Stored items:
------------

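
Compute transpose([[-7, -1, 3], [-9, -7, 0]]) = [[-7, -9], [-1, -7], [3, 0]]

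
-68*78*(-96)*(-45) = -22913280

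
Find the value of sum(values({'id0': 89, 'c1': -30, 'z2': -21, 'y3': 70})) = 108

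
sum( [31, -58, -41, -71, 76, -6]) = -69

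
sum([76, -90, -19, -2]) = 76 + (-90) + (-19) + (-2)
= -35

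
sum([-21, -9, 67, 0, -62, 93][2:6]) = slice → [67, 0, -62, 93]
67 + 0 + (-62) + 93
= 98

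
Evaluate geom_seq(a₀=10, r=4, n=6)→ [10, 40, 160, 640, 2560, 10240]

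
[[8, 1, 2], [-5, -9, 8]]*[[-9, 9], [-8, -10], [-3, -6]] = [[-86, 50], [93, -3]]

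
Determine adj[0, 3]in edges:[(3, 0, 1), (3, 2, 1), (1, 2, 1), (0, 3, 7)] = 7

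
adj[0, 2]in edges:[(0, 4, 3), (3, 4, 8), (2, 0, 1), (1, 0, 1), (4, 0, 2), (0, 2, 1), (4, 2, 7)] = 1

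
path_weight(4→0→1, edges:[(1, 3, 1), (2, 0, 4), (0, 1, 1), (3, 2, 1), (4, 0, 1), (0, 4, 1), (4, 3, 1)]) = 2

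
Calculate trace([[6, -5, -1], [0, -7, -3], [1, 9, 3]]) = diagonal: 6 + (-7) + 3
= 2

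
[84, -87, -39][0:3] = [84, -87, -39]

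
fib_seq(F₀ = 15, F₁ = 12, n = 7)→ [15, 12, 27, 39, 66, 105, 171]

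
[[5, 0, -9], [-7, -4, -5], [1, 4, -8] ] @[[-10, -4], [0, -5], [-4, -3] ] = C[0][0] = (5)*(-10) + (0)*(0) + (-9)*(-4) = -14
C[0][1] = (5)*(-4) + (0)*(-5) + (-9)*(-3) = 7
C[1][0] = (-7)*(-10) + (-4)*(0) + (-5)*(-4) = 90
C[1][1] = (-7)*(-4) + (-4)*(-5) + (-5)*(-3) = 63
C[2][0] = (1)*(-10) + (4)*(0) + (-8)*(-4) = 22
C[2][1] = (1)*(-4) + (4)*(-5) + (-8)*(-3) = 0
= [[-14, 7], [90, 63], [22, 0]]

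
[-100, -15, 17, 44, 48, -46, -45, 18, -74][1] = -15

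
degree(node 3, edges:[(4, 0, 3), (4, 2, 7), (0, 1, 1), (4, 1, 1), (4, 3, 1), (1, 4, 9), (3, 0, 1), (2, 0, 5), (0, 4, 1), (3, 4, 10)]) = 3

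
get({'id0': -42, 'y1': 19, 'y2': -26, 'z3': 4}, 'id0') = -42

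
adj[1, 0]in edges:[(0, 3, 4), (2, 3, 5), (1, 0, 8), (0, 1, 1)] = 8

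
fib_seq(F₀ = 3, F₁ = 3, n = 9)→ F_2 = F_1 + F_0 = 6
F_3 = F_2 + F_1 = 9
F_4 = F_3 + F_2 = 15
...
= [3, 3, 6, 9, 15, 24, 39, 63, 102]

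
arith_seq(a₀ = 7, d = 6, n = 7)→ a_0 = 7 + 0*6 = 7
a_1 = 7 + 1*6 = 13
a_2 = 7 + 2*6 = 19
...
= [7, 13, 19, 25, 31, 37, 43]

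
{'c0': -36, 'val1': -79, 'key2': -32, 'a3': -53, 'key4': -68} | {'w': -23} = {'c0': -36, 'val1': -79, 'key2': -32, 'a3': -53, 'key4': -68, 'w': -23}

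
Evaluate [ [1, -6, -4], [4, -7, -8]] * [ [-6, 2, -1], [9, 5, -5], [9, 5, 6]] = [[-96, -48, 5], [-159, -67, -17]]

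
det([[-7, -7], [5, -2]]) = 49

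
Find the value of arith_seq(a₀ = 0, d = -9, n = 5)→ a_0 = 0 + 0*-9 = 0
a_1 = 0 + 1*-9 = -9
a_2 = 0 + 2*-9 = -18
...
= [0, -9, -18, -27, -36]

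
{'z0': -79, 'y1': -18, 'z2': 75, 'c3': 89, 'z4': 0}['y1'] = -18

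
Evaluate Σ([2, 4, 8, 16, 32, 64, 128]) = 254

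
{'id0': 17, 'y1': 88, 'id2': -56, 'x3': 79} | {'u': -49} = {'id0': 17, 'y1': 88, 'id2': -56, 'x3': 79, 'u': -49}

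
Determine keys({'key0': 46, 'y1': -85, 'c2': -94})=['key0', 'y1', 'c2']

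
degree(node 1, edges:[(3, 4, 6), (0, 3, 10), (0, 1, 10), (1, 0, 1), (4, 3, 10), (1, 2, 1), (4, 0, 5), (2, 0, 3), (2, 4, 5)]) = incident: (0,1), (1,0), (1,2)
= 3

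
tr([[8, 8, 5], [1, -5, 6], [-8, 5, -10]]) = diagonal: 8 + (-5) + (-10)
= -7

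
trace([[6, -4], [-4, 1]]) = diagonal: 6 + 1
= 7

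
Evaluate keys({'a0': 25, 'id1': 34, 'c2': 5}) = ['a0', 'id1', 'c2']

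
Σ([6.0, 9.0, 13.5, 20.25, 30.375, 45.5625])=124.6875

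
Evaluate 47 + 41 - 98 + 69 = 59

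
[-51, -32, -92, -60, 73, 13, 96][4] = 73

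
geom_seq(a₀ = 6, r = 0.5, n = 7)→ [6.0, 3.0, 1.5, 0.75, 0.375, 0.1875, 0.09375]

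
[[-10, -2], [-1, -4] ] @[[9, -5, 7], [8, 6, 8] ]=[[-106, 38, -86], [-41, -19, -39]]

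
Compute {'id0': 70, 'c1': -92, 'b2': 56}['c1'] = -92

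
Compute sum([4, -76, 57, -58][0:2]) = -72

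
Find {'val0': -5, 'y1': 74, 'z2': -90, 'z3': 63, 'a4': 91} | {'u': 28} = {'val0': -5, 'y1': 74, 'z2': -90, 'z3': 63, 'a4': 91, 'u': 28}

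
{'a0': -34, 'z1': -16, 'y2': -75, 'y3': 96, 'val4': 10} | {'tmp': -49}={'a0': -34, 'z1': -16, 'y2': -75, 'y3': 96, 'val4': 10, 'tmp': -49}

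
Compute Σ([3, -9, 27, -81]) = -60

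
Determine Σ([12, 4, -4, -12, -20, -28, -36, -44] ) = 12 + 4 + (-4) + (-12) + (-20) + (-28) + (-36) + (-44)
= -128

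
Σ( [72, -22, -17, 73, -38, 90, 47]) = 72 + (-22) + (-17) + 73 + (-38) + 90 + 47
= 205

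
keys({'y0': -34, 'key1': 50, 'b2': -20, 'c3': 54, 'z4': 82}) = ['y0', 'key1', 'b2', 'c3', 'z4']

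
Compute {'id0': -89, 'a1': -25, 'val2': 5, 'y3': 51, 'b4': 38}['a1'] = -25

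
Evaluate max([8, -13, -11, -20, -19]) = 8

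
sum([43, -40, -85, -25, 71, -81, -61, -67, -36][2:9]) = -284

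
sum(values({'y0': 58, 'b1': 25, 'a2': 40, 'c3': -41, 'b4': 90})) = 58 + 25 + 40 + (-41) + 90
= 172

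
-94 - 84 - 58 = -236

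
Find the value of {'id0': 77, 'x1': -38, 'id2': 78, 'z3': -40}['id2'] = 78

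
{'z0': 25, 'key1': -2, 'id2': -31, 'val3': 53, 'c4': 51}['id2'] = -31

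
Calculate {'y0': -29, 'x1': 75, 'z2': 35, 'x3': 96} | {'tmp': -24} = {'y0': -29, 'x1': 75, 'z2': 35, 'x3': 96, 'tmp': -24}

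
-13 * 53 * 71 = -48919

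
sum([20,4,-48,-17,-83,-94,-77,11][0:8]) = -284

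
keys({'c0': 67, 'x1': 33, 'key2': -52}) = ['c0', 'x1', 'key2']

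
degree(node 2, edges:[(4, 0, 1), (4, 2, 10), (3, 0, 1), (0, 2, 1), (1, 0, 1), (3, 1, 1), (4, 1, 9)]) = incident: (4,2), (0,2)
= 2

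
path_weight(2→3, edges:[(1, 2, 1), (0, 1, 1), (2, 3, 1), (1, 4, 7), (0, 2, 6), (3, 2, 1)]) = 1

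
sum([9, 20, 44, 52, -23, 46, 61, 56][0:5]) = slice → [9, 20, 44, 52, -23]
9 + 20 + 44 + 52 + (-23)
= 102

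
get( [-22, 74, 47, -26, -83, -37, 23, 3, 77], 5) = -37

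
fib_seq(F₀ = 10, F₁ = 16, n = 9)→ [10, 16, 26, 42, 68, 110, 178, 288, 466]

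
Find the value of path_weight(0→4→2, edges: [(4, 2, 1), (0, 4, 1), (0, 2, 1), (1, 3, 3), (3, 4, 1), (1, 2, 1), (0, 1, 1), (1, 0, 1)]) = 2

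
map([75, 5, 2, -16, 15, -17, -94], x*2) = 75*2=150, 5*2=10, 2*2=4, -16*2=-32, 15*2=30, -17*2=-34, -94*2=-188
= [150, 10, 4, -32, 30, -34, -188]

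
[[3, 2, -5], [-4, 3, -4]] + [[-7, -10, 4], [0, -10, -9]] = [[-4, -8, -1], [-4, -7, -13]]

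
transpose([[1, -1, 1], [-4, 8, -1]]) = [[1, -4], [-1, 8], [1, -1]]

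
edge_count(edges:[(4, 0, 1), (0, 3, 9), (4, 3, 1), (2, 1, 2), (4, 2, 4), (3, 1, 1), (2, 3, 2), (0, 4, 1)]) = 8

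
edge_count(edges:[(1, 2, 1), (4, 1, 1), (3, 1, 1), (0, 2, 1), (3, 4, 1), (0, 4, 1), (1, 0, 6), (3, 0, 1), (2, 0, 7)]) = 9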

------------

Your assignment: Repeat only what lies between the first line of the data and the line containing "8), (0, 1, 1)] = 8", both of those lines included, exactly as it stands.

Output for this task:
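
Compute transpose([[-7, -1, 3], [-9, -7, 0]]) = [[-7, -9], [-1, -7], [3, 0]]

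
-68*78*(-96)*(-45) = -22913280

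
Find the value of sum(values({'id0': 89, 'c1': -30, 'z2': -21, 'y3': 70})) = 108

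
sum( [31, -58, -41, -71, 76, -6]) = -69

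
sum([76, -90, -19, -2]) = 76 + (-90) + (-19) + (-2)
= -35

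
sum([-21, -9, 67, 0, -62, 93][2:6]) = slice → [67, 0, -62, 93]
67 + 0 + (-62) + 93
= 98

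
Evaluate geom_seq(a₀=10, r=4, n=6)→ [10, 40, 160, 640, 2560, 10240]

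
[[8, 1, 2], [-5, -9, 8]]*[[-9, 9], [-8, -10], [-3, -6]] = [[-86, 50], [93, -3]]

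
Determine adj[0, 3]in edges:[(3, 0, 1), (3, 2, 1), (1, 2, 1), (0, 3, 7)] = 7

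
adj[0, 2]in edges:[(0, 4, 3), (3, 4, 8), (2, 0, 1), (1, 0, 1), (4, 0, 2), (0, 2, 1), (4, 2, 7)] = 1

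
path_weight(4→0→1, edges:[(1, 3, 1), (2, 0, 4), (0, 1, 1), (3, 2, 1), (4, 0, 1), (0, 4, 1), (4, 3, 1)]) = 2

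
Calculate trace([[6, -5, -1], [0, -7, -3], [1, 9, 3]]) = diagonal: 6 + (-7) + 3
= 2

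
[84, -87, -39][0:3] = [84, -87, -39]

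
fib_seq(F₀ = 15, F₁ = 12, n = 7)→ [15, 12, 27, 39, 66, 105, 171]

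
[[5, 0, -9], [-7, -4, -5], [1, 4, -8] ] @[[-10, -4], [0, -5], [-4, -3] ] = C[0][0] = (5)*(-10) + (0)*(0) + (-9)*(-4) = -14
C[0][1] = (5)*(-4) + (0)*(-5) + (-9)*(-3) = 7
C[1][0] = (-7)*(-10) + (-4)*(0) + (-5)*(-4) = 90
C[1][1] = (-7)*(-4) + (-4)*(-5) + (-5)*(-3) = 63
C[2][0] = (1)*(-10) + (4)*(0) + (-8)*(-4) = 22
C[2][1] = (1)*(-4) + (4)*(-5) + (-8)*(-3) = 0
= [[-14, 7], [90, 63], [22, 0]]

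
[-100, -15, 17, 44, 48, -46, -45, 18, -74][1] = -15

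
degree(node 3, edges:[(4, 0, 3), (4, 2, 7), (0, 1, 1), (4, 1, 1), (4, 3, 1), (1, 4, 9), (3, 0, 1), (2, 0, 5), (0, 4, 1), (3, 4, 10)]) = 3

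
get({'id0': -42, 'y1': 19, 'y2': -26, 'z3': 4}, 'id0') = -42

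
adj[1, 0]in edges:[(0, 3, 4), (2, 3, 5), (1, 0, 8), (0, 1, 1)] = 8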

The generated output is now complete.